## Task details:
Every line from the one bearing "A playground merry-go-round" through the last line of the entries should be printed exactly, with no other output.

## Records to use:
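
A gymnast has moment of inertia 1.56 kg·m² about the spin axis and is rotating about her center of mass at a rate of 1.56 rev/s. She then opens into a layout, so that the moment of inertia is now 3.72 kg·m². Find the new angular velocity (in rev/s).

ω₂ ≈ 0.654 rev/s

With no external torque about the axis, L is conserved: I₁ω₁ = I₂ω₂.
ω₂ = I₁ω₁ / I₂ = (1.560)(1.56 rev/s) / (3.720) = 0.6542 rev/s.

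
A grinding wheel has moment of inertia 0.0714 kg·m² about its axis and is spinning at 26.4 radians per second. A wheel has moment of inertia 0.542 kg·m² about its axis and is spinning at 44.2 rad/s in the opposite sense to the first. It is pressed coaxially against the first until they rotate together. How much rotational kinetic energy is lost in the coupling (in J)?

ΔKE lost ≈ 157 J

The coupling torques are internal; angular momentum about the shared axis is conserved.
Taking A's sense as positive: L = (0.07140)(26.4) − (0.5420)(44.2) = -22.07 kg·m²·rad/s.
Combined I = 0.07140 + 0.5420 = 0.6134 kg·m².
ω_f = L / I = -22.07 / 0.6134 = -35.98 rad/s.
KE_i = ½ΣIω² = 554.3 J; KE_f = ½(0.6134)(35.98)² = 397.1 J.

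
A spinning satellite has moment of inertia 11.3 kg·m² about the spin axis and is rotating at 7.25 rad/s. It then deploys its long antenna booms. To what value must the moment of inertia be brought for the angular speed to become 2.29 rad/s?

I₂ ≈ 35.8 kg·m²

No external torque acts about the spin axis, so angular momentum is conserved.
I₂ = I₁ω₁ / ω₂ = (11.3)(7.25) / (2.29) = 35.78 kg·m².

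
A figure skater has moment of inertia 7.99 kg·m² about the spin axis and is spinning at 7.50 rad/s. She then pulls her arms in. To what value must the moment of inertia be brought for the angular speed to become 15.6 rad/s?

I₂ ≈ 3.84 kg·m²

With no external torque about the axis, L is conserved: I₁ω₁ = I₂ω₂.
I₂ = I₁ω₁ / ω₂ = (7.99)(7.50) / (15.6) = 3.841 kg·m².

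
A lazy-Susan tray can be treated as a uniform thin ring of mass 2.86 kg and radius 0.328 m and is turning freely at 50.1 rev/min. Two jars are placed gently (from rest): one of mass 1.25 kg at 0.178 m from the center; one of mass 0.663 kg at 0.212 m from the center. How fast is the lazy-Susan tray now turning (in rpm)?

ω_f ≈ 40.9 rpm

No external torque acts about the center; L_before = L_after.
I_p = (2.86)(0.328)² = 0.3077 kg·m².
Added inertia Σmr² = (1.25)(0.178)² + (0.663)(0.212)² = 0.06940 kg·m²; I_f = 0.3077 + 0.06940 = 0.3771 kg·m².
ω_f = I_p ω_i / I_f = (0.3077)(50.1) / 0.3771 = 40.88 rpm.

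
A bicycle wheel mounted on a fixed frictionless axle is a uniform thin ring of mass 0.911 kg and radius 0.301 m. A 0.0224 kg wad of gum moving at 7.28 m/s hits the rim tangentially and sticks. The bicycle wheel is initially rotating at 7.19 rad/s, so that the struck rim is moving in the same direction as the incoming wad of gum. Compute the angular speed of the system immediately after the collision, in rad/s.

|ω_f| ≈ 7.60 rad/s

The axle reaction passes through the axle and exerts no torque about it; angular momentum about the axle is conserved through the impact.
I_p = (0.911)(0.301)² = 0.08254 kg·m². Taking the sense of the wad of gum's angular momentum as positive, L_{wad} = m v R = (0.0224)(7.28)(0.301) = 0.04908 kg·m²/s.
L_i = +I_p ω_p + m v R = +(0.08254)(7.19) + 0.04908 = 0.6425 kg·m²/s.
After sticking, I_f = I_p + m R² = 0.08254 + (0.0224)(0.301)² = 0.08457 kg·m².
ω_f = L_i / I_f = 0.6425 / 0.08457 = 7.598 rad/s.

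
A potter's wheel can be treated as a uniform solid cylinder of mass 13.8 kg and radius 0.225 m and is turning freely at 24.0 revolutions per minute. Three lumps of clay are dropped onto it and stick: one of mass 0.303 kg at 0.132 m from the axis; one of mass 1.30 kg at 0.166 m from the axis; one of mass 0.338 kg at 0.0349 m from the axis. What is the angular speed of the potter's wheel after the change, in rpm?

No external torque acts about the axis; L_before = L_after.
I_p = ½(13.8)(0.225)² = 0.3493 kg·m².
Added inertia Σmr² = (0.303)(0.132)² + (1.30)(0.166)² + (0.338)(0.0349)² = 0.04151 kg·m²; I_f = 0.3493 + 0.04151 = 0.3908 kg·m².
ω_f = I_p ω_i / I_f = (0.3493)(24.0) / 0.3908 = 21.45 rpm.

ω_f ≈ 21.5 rpm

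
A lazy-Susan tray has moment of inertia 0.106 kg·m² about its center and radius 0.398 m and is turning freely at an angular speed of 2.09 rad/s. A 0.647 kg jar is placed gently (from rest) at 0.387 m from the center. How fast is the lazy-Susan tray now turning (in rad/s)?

ω_f ≈ 1.09 rad/s

The added mass arrives with no angular momentum about the center, and any external torque about the center is negligible, so the system's angular momentum is conserved.
Added inertia Σmr² = (0.647)(0.387)² = 0.09690 kg·m²; I_f = 0.1060 + 0.09690 = 0.2029 kg·m².
ω_f = I_p ω_i / I_f = (0.1060)(2.09) / 0.2029 = 1.092 rad/s.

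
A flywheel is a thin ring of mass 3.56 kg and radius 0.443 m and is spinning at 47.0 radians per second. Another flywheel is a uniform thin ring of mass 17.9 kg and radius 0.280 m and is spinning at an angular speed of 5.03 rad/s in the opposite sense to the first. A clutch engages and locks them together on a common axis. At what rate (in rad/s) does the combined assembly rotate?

|ω_f| ≈ 12.3 rad/s

No external torque acts about the common axis, so total angular momentum is conserved.
Moments of inertia: I_A = (3.56)(0.443)² = 0.6986 kg·m²; I_B = (17.9)(0.280)² = 1.403 kg·m².
Taking A's sense as positive: L = (0.6986)(47.0) − (1.403)(5.03) = 25.78 kg·m²·rad/s.
Combined I = 0.6986 + 1.403 = 2.102 kg·m².
ω_f = L / I = 25.78 / 2.102 = 12.26 rad/s.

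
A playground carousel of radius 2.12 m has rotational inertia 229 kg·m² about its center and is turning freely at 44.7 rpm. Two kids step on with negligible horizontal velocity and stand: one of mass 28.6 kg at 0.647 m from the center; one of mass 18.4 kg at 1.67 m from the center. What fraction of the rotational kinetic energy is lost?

fraction ≈ 0.217

No external torque acts about the center; L_before = L_after.
Added inertia Σmr² = (28.6)(0.647)² + (18.4)(1.67)² = 63.29 kg·m²; I_f = 229.0 + 63.29 = 292.3 kg·m².
ω_f = I_p ω_i / I_f = (229.0)(44.7) / 292.3 = 35.02 rpm.
KE_i = ½(229.0)(4.681 rad/s)² = 2509 J; KE_f = ½(292.3)(3.667)² = 1966 J.
Fraction lost = 0.2165.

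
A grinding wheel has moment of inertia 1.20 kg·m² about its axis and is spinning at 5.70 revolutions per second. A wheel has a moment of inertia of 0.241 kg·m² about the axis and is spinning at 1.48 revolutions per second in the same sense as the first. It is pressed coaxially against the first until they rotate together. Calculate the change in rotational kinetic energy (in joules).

No external torque acts about the common axis, so total angular momentum is conserved.
Taking A's sense as positive: L = (1.200)(5.70) + (0.2410)(1.48) = 7.197 kg·m²·rev/s.
Combined I = 1.200 + 0.2410 = 1.441 kg·m².
ω_f = L / I = 7.197 / 1.441 = 4.994 rev/s.
KE_i = ½ΣIω² = 780.0 J; KE_f = ½(1.441)(31.38)² = 709.5 J.

ΔKE ≈ -70.5 J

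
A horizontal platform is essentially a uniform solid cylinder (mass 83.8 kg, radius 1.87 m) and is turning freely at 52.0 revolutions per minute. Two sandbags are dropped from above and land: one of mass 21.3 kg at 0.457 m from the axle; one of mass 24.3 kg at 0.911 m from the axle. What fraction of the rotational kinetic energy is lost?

fraction ≈ 0.144

No external torque acts about the axle; L_before = L_after.
I_p = ½(83.8)(1.87)² = 146.5 kg·m².
Added inertia Σmr² = (21.3)(0.457)² + (24.3)(0.911)² = 24.62 kg·m²; I_f = 146.5 + 24.62 = 171.1 kg·m².
ω_f = I_p ω_i / I_f = (146.5)(52.0) / 171.1 = 44.52 rpm.
KE_i = ½(146.5)(5.445 rad/s)² = 2172 J; KE_f = ½(171.1)(4.662)² = 1860 J.
Fraction lost = 0.1438.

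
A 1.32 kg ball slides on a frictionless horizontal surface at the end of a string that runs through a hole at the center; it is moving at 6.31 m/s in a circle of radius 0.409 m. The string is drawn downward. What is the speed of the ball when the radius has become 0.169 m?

v₂ ≈ 15.3 m/s

Central (radial) force ⇒ zero torque about the center ⇒ m v r is constant.
v₂ = v₁ r₁ / r₂ = (6.31)(0.409) / (0.169) = 15.27 m/s.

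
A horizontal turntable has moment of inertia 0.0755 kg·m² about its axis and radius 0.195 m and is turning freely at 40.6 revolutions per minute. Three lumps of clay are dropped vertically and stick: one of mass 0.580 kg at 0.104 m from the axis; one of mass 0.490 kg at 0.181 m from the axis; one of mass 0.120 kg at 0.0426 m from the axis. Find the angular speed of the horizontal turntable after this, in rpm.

ω_f ≈ 31.3 rpm

No external torque acts about the axis; L_before = L_after.
Added inertia Σmr² = (0.580)(0.104)² + (0.490)(0.181)² + (0.120)(0.0426)² = 0.02254 kg·m²; I_f = 0.07550 + 0.02254 = 0.09804 kg·m².
ω_f = I_p ω_i / I_f = (0.07550)(40.6) / 0.09804 = 31.26 rpm.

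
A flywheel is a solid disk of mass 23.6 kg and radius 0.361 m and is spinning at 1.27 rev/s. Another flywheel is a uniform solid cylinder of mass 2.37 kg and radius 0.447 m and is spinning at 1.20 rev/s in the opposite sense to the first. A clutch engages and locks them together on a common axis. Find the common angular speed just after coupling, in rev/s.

The coupling torques are internal; angular momentum about the shared axis is conserved.
Moments of inertia: I_A = ½(23.6)(0.361)² = 1.538 kg·m²; I_B = ½(2.37)(0.447)² = 0.2368 kg·m².
Taking A's sense as positive: L = (1.538)(1.27) − (0.2368)(1.20) = 1.669 kg·m²·rev/s.
Combined I = 1.538 + 0.2368 = 1.775 kg·m².
ω_f = L / I = 1.669 / 1.775 = 0.9404 rev/s.

|ω_f| ≈ 0.940 rev/s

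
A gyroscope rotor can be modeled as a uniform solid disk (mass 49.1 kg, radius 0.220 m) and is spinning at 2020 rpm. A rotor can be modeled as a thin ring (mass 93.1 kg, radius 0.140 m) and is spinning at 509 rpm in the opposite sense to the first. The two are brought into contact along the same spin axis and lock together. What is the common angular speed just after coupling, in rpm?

|ω_f| ≈ 488 rpm

The coupling torques are internal; angular momentum about the shared axis is conserved.
Moments of inertia: I_A = ½(49.1)(0.220)² = 1.188 kg·m²; I_B = (93.1)(0.140)² = 1.825 kg·m².
Taking A's sense as positive: L = (1.188)(2020) − (1.825)(509) = 1471 kg·m²·rpm.
Combined I = 1.188 + 1.825 = 3.013 kg·m².
ω_f = L / I = 1471 / 3.013 = 488.4 rpm.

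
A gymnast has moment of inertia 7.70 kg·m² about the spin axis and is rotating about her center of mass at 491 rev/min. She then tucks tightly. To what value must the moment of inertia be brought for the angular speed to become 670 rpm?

No external torque acts about the spin axis, so angular momentum is conserved.
I₂ = I₁ω₁ / ω₂ = (7.70)(491) / (670) = 5.643 kg·m².

I₂ ≈ 5.64 kg·m²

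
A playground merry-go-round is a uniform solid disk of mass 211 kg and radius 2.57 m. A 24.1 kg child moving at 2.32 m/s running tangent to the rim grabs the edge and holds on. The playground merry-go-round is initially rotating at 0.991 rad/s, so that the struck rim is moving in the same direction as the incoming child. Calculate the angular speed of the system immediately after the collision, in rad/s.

|ω_f| ≈ 0.975 rad/s

About the axle the impulsive forces during the collision are internal, so angular momentum about that axis is conserved.
I_p = ½(211)(2.57)² = 696.8 kg·m². Taking the sense of the child's angular momentum as positive, L_{child} = m v R = (24.1)(2.32)(2.57) = 143.7 kg·m²/s.
L_i = +I_p ω_p + m v R = +(696.8)(0.991) + 143.7 = 834.2 kg·m²/s.
After sticking, I_f = I_p + m R² = 696.8 + (24.1)(2.57)² = 856.0 kg·m².
ω_f = L_i / I_f = 834.2 / 856.0 = 0.9746 rad/s.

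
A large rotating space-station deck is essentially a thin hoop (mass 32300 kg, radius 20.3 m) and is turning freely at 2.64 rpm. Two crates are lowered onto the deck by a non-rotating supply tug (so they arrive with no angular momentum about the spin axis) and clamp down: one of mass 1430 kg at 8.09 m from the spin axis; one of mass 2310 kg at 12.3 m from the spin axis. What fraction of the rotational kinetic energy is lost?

fraction ≈ 0.0322

No external torque acts about the spin axis; L_before = L_after.
I_p = (32300)(20.3)² = 1.331e+07 kg·m².
Added inertia Σmr² = (1430)(8.09)² + (2310)(12.3)² = 4.431e+05 kg·m²; I_f = 1.331e+07 + 4.431e+05 = 1.375e+07 kg·m².
ω_f = I_p ω_i / I_f = (1.331e+07)(2.64) / 1.375e+07 = 2.555 rpm.
KE_i = ½(1.331e+07)(0.2765 rad/s)² = 5.087e+05 J; KE_f = ½(1.375e+07)(0.2676)² = 4.923e+05 J.
Fraction lost = 0.03221.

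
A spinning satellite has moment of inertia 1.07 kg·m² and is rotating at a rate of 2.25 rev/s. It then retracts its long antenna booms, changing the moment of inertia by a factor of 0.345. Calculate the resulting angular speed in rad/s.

ω₂ ≈ 41.0 rad/s

Angular momentum about the spin axis is conserved since the torque about it is zero.
I₂ = 0.345 × 1.07 = 0.3691 kg·m².
ω₂ = I₁ω₁ / I₂ = (1.070)(2.25 rev/s) / (0.3691) = 6.522 rev/s = 40.98 rad/s.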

## Answer to the problem:
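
A playground merry-go-round is a uniform solid disk of mass 211 kg and radius 2.57 m. A 24.1 kg child moving at 2.32 m/s running tangent to the rim grabs the edge and holds on. The playground merry-go-round is initially rotating at 0.991 rad/s, so that the struck rim is moving in the same direction as the incoming child. Calculate the angular speed of the system immediately after the collision, in rad/s.

|ω_f| ≈ 0.975 rad/s

About the axle the impulsive forces during the collision are internal, so angular momentum about that axis is conserved.
I_p = ½(211)(2.57)² = 696.8 kg·m². Taking the sense of the child's angular momentum as positive, L_{child} = m v R = (24.1)(2.32)(2.57) = 143.7 kg·m²/s.
L_i = +I_p ω_p + m v R = +(696.8)(0.991) + 143.7 = 834.2 kg·m²/s.
After sticking, I_f = I_p + m R² = 696.8 + (24.1)(2.57)² = 856.0 kg·m².
ω_f = L_i / I_f = 834.2 / 856.0 = 0.9746 rad/s.

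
A large rotating space-station deck is essentially a thin hoop (mass 32300 kg, radius 20.3 m) and is turning freely at 2.64 rpm. Two crates are lowered onto the deck by a non-rotating supply tug (so they arrive with no angular momentum about the spin axis) and clamp down: one of mass 1430 kg at 8.09 m from the spin axis; one of mass 2310 kg at 12.3 m from the spin axis. What fraction of the rotational kinetic energy is lost?

fraction ≈ 0.0322

No external torque acts about the spin axis; L_before = L_after.
I_p = (32300)(20.3)² = 1.331e+07 kg·m².
Added inertia Σmr² = (1430)(8.09)² + (2310)(12.3)² = 4.431e+05 kg·m²; I_f = 1.331e+07 + 4.431e+05 = 1.375e+07 kg·m².
ω_f = I_p ω_i / I_f = (1.331e+07)(2.64) / 1.375e+07 = 2.555 rpm.
KE_i = ½(1.331e+07)(0.2765 rad/s)² = 5.087e+05 J; KE_f = ½(1.375e+07)(0.2676)² = 4.923e+05 J.
Fraction lost = 0.03221.

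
A spinning satellite has moment of inertia 1.07 kg·m² and is rotating at a rate of 2.25 rev/s. It then retracts its long antenna booms, changing the moment of inertia by a factor of 0.345. Calculate the resulting angular speed in rad/s.

ω₂ ≈ 41.0 rad/s

Angular momentum about the spin axis is conserved since the torque about it is zero.
I₂ = 0.345 × 1.07 = 0.3691 kg·m².
ω₂ = I₁ω₁ / I₂ = (1.070)(2.25 rev/s) / (0.3691) = 6.522 rev/s = 40.98 rad/s.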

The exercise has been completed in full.